→ **Your instructions**
Below are some records. Say how many of their lines contain the string "interface", and give nothing but the number.

→ **Data**
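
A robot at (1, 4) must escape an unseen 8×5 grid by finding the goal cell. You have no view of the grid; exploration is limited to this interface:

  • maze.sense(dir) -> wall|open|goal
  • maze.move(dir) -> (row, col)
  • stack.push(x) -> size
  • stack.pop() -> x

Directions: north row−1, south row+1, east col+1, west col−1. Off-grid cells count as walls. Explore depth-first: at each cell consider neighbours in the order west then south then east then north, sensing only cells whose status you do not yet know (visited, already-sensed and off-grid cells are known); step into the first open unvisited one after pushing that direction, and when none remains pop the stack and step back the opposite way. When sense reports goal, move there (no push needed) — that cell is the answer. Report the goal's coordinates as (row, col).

~$ sense dir='west'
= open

~$ push x='west'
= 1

~$ move dir='west'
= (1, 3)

~$ sense dir='west'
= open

~$ push x='west'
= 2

~$ move dir='west'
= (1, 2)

~$ sense dir='west'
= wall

~$ sense dir='south'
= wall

~$ sense dir='north'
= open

~$ push x='north'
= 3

~$ move dir='north'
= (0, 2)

~$ sense dir='west'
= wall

~$ sense dir='east'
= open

~$ push x='east'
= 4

~$ move dir='east'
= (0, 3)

~$ sense dir='east'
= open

~$ push x='east'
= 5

~$ move dir='east'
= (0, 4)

~$ pop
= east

~$ move dir='west'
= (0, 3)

~$ pop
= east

~$ move dir='west'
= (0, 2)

~$ pop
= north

~$ move dir='south'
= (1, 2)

~$ pop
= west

~$ move dir='east'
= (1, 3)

~$ sense dir='south'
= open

~$ push x='south'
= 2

~$ move dir='south'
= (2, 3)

~$ sense dir='south'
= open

~$ push x='south'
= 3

~$ move dir='south'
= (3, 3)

~$ sense dir='west'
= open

~$ push x='west'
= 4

~$ move dir='west'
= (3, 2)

~$ sense dir='west'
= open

~$ push x='west'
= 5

~$ move dir='west'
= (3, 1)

~$ sense dir='west'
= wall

~$ sense dir='south'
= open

~$ push x='south'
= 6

~$ move dir='south'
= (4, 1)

~$ sense dir='west'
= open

~$ push x='west'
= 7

~$ move dir='west'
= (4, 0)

~$ sense dir='south'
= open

~$ push x='south'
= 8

~$ move dir='south'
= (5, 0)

~$ sense dir='south'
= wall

~$ sense dir='east'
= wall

~$ pop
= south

~$ move dir='north'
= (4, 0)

~$ pop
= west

~$ move dir='east'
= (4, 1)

~$ sense dir='east'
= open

~$ push x='east'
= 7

~$ move dir='east'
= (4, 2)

~$ sense dir='south'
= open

~$ push x='south'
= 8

~$ move dir='south'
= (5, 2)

~$ sense dir='south'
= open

~$ push x='south'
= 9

~$ move dir='south'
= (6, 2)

~$ sense dir='west'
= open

~$ push x='west'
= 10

~$ move dir='west'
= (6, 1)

~$ sense dir='south'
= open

~$ push x='south'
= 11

~$ move dir='south'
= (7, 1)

~$ sense dir='west'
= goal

~$ move dir='west'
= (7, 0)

Answer: (7, 0)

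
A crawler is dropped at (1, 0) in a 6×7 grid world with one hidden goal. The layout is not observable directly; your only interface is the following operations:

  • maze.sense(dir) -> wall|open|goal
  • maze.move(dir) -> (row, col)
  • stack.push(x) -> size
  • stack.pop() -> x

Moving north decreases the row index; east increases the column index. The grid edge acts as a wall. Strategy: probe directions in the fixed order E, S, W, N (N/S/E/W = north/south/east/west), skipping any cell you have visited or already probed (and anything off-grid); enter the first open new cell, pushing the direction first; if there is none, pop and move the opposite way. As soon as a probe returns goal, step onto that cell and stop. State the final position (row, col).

! 1. maze.sense(east) => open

! 2. stack.push(east) => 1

! 3. maze.move(east) => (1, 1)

! 4. maze.sense(east) => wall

! 5. maze.sense(south) => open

! 6. stack.push(south) => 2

! 7. maze.move(south) => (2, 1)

! 8. maze.sense(east) => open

! 9. stack.push(east) => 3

! 10. maze.move(east) => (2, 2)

! 11. maze.sense(east) => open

! 12. stack.push(east) => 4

! 13. maze.move(east) => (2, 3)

! 14. maze.sense(east) => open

! 15. stack.push(east) => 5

! 16. maze.move(east) => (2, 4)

! 17. maze.sense(east) => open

! 18. stack.push(east) => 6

! 19. maze.move(east) => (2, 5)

! 20. maze.sense(east) => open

! 21. stack.push(east) => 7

! 22. maze.move(east) => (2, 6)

! 23. maze.sense(south) => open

! 24. stack.push(south) => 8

! 25. maze.move(south) => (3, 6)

! 26. maze.sense(south) => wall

! 27. maze.sense(west) => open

! 28. stack.push(west) => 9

! 29. maze.move(west) => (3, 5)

! 30. maze.sense(south) => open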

→ **Task response**
2